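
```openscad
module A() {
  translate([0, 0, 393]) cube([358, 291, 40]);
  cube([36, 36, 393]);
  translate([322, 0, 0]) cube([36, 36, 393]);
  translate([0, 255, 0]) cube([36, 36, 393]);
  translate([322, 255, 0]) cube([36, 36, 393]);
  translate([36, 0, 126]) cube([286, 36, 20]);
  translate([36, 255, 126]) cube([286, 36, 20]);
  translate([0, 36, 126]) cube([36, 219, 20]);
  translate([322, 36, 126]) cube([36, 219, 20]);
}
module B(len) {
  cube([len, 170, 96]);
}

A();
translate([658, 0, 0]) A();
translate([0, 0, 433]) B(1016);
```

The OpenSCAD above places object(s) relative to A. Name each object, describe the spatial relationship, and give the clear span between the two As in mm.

A is a stool. B is a beam. A beam spans the tops of two stools. The clear span between the two stools is 300 mm.

Second stool starts at x = 658; first ends at x = 358; clear span = 658 − 358 = 300 mm.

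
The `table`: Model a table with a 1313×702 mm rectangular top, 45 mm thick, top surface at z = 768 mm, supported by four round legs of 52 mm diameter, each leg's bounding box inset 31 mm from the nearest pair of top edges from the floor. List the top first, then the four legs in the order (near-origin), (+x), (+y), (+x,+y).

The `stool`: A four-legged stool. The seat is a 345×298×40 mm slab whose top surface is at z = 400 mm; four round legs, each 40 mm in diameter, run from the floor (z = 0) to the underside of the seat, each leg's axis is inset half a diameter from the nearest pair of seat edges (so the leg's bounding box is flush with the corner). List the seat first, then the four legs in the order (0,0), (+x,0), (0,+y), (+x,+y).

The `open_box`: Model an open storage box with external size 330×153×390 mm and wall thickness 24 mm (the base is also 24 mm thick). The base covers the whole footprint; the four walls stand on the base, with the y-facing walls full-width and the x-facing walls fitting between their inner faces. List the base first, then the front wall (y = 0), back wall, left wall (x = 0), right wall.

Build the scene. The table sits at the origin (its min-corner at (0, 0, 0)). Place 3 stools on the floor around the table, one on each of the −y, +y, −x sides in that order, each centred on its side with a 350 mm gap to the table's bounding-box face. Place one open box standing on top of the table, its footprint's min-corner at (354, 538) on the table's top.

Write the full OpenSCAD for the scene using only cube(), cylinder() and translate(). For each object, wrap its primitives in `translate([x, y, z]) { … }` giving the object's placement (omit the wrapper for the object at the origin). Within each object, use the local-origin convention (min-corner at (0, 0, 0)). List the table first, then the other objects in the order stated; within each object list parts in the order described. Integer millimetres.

translate([0, 0, 723]) cube([1313, 702, 45]);
translate([57, 57, 0]) cylinder(h = 723, r = 26);
translate([1256, 57, 0]) cylinder(h = 723, r = 26);
translate([57, 645, 0]) cylinder(h = 723, r = 26);
translate([1256, 645, 0]) cylinder(h = 723, r = 26);
translate([484, -648, 0]) {
  translate([0, 0, 360]) cube([345, 298, 40]);
  translate([20, 20, 0]) cylinder(h = 360, r = 20);
  translate([325, 20, 0]) cylinder(h = 360, r = 20);
  translate([20, 278, 0]) cylinder(h = 360, r = 20);
  translate([325, 278, 0]) cylinder(h = 360, r = 20);
}
translate([484, 1052, 0]) {
  translate([0, 0, 360]) cube([345, 298, 40]);
  translate([20, 20, 0]) cylinder(h = 360, r = 20);
  translate([325, 20, 0]) cylinder(h = 360, r = 20);
  translate([20, 278, 0]) cylinder(h = 360, r = 20);
  translate([325, 278, 0]) cylinder(h = 360, r = 20);
}
translate([-695, 202, 0]) {
  translate([0, 0, 360]) cube([345, 298, 40]);
  translate([20, 20, 0]) cylinder(h = 360, r = 20);
  translate([325, 20, 0]) cylinder(h = 360, r = 20);
  translate([20, 278, 0]) cylinder(h = 360, r = 20);
  translate([325, 278, 0]) cylinder(h = 360, r = 20);
}
translate([354, 538, 768]) {
  cube([330, 153, 24]);
  translate([0, 0, 24]) cube([330, 24, 366]);
  translate([0, 129, 24]) cube([330, 24, 366]);
  translate([0, 24, 24]) cube([24, 105, 366]);
  translate([306, 24, 24]) cube([24, 105, 366]);
}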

_ _ _

■ Work request ■
The answer is each line from the entries above in which the word "footprint" occurs.

■ Task response ■
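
The `open_box`: Model an open storage box with external size 330×153×390 mm and wall thickness 24 mm (the base is also 24 mm thick). The base covers the whole footprint; the four walls stand on the base, with the y-facing walls full-width and the x-facing walls fitting between their inner faces. List the base first, then the front wall (y = 0), back wall, left wall (x = 0), right wall.
Build the scene. The table sits at the origin (its min-corner at (0, 0, 0)). Place 3 stools on the floor around the table, one on each of the −y, +y, −x sides in that order, each centred on its side with a 350 mm gap to the table's bounding-box face. Place one open box standing on top of the table, its footprint's min-corner at (354, 538) on the table's top.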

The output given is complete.